**Data provided:**

-- Opening Marker --

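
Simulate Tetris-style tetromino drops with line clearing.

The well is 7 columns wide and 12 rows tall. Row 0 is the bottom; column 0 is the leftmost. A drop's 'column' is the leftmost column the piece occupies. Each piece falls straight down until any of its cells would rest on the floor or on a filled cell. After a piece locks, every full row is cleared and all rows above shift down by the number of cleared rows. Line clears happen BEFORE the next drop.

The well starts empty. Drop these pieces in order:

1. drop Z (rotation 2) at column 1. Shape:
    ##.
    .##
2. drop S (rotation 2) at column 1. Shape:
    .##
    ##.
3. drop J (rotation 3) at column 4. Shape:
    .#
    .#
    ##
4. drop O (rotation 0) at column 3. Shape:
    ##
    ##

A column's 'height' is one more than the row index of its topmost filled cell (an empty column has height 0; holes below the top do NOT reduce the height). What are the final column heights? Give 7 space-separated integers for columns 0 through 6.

Answer: 0 3 4 6 6 3 0

Derivation:
Drop 1: Z rot2 at col 1 lands with bottom-row=0; cleared 0 line(s) (total 0); column heights now [0 2 2 1 0 0 0], max=2
Drop 2: S rot2 at col 1 lands with bottom-row=2; cleared 0 line(s) (total 0); column heights now [0 3 4 4 0 0 0], max=4
Drop 3: J rot3 at col 4 lands with bottom-row=0; cleared 0 line(s) (total 0); column heights now [0 3 4 4 1 3 0], max=4
Drop 4: O rot0 at col 3 lands with bottom-row=4; cleared 0 line(s) (total 0); column heights now [0 3 4 6 6 3 0], max=6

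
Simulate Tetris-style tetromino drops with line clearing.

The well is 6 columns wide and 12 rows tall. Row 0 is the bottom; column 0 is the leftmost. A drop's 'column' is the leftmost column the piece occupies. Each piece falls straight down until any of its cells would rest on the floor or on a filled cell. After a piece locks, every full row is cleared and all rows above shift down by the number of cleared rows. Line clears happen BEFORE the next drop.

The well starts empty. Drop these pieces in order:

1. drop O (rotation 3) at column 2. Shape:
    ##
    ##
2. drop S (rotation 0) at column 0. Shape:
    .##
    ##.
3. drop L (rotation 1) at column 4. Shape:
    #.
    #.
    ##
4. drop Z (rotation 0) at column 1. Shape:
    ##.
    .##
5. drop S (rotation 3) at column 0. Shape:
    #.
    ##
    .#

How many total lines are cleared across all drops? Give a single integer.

Drop 1: O rot3 at col 2 lands with bottom-row=0; cleared 0 line(s) (total 0); column heights now [0 0 2 2 0 0], max=2
Drop 2: S rot0 at col 0 lands with bottom-row=1; cleared 0 line(s) (total 0); column heights now [2 3 3 2 0 0], max=3
Drop 3: L rot1 at col 4 lands with bottom-row=0; cleared 0 line(s) (total 0); column heights now [2 3 3 2 3 1], max=3
Drop 4: Z rot0 at col 1 lands with bottom-row=3; cleared 0 line(s) (total 0); column heights now [2 5 5 4 3 1], max=5
Drop 5: S rot3 at col 0 lands with bottom-row=5; cleared 0 line(s) (total 0); column heights now [8 7 5 4 3 1], max=8

Answer: 0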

-- Closing Marker --

**Problem to work on:**
When the word "rotation" shows up in a line of the entries, report that line.

**Your solution:**
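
1. drop Z (rotation 2) at column 1. Shape:
2. drop S (rotation 2) at column 1. Shape:
3. drop J (rotation 3) at column 4. Shape:
4. drop O (rotation 0) at column 3. Shape:
1. drop O (rotation 3) at column 2. Shape:
2. drop S (rotation 0) at column 0. Shape:
3. drop L (rotation 1) at column 4. Shape:
4. drop Z (rotation 0) at column 1. Shape:
5. drop S (rotation 3) at column 0. Shape: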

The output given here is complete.